[Opening GIVEN RECORDS section]
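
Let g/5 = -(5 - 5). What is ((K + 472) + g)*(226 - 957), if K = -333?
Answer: -101609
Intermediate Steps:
g = 0 (g = 5*(-(5 - 5)) = 5*(-1*0) = 5*0 = 0)
((K + 472) + g)*(226 - 957) = ((-333 + 472) + 0)*(226 - 957) = (139 + 0)*(-731) = 139*(-731) = -101609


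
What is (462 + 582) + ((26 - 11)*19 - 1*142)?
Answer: 1187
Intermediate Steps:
(462 + 582) + ((26 - 11)*19 - 1*142) = 1044 + (15*19 - 142) = 1044 + (285 - 142) = 1044 + 143 = 1187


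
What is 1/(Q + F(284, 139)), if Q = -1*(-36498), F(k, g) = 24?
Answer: 1/36522 ≈ 2.7381e-5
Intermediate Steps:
Q = 36498
1/(Q + F(284, 139)) = 1/(36498 + 24) = 1/36522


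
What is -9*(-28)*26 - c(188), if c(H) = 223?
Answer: 6329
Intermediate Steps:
-9*(-28)*26 - c(188) = -9*(-28)*26 - 1*223 = 252*26 - 223 = 6552 - 223 = 6329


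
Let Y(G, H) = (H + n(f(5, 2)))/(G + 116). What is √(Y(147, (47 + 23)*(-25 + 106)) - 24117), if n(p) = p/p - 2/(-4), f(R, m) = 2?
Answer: I*√6666628674/526 ≈ 155.23*I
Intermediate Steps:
n(p) = 3/2 (n(p) = 1 - 2*(-¼) = 1 + ½ = 3/2)
Y(G, H) = (3/2 + H)/(116 + G) (Y(G, H) = (H + 3/2)/(G + 116) = (3/2 + H)/(116 + G))
√(Y(147, (47 + 23)*(-25 + 106)) - 24117) = √((3/2 + (47 + 23)*(-25 + 106))/(116 + 147) - 24117) = √((3/2 + 70*81)/263 - 24117) = √((3/2 + 5670)/263 - 24117) = √((1/263)*(11343/2) - 24117) = √(11343/526 - 24117) = √(-12674199/526) = I*√6666628674/526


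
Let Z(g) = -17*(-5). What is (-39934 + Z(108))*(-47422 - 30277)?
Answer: 3096227451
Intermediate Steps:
Z(g) = 85
(-39934 + Z(108))*(-47422 - 30277) = (-39934 + 85)*(-47422 - 30277) = -39849*(-77699) = 3096227451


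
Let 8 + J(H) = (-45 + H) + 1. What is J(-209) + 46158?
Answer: 45897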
[Closing GIVEN RECORDS section]
- **HOW TO COMPLETE THIS TASK**
Copy out only the lines above from the one with "Let Y(G, H)" to the one with "Answer: I*√6666628674/526 ≈ 155.23*I", inclusive, exactly as they stand.

- **TASK RESULT**
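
Let Y(G, H) = (H + n(f(5, 2)))/(G + 116). What is √(Y(147, (47 + 23)*(-25 + 106)) - 24117), if n(p) = p/p - 2/(-4), f(R, m) = 2?
Answer: I*√6666628674/526 ≈ 155.23*I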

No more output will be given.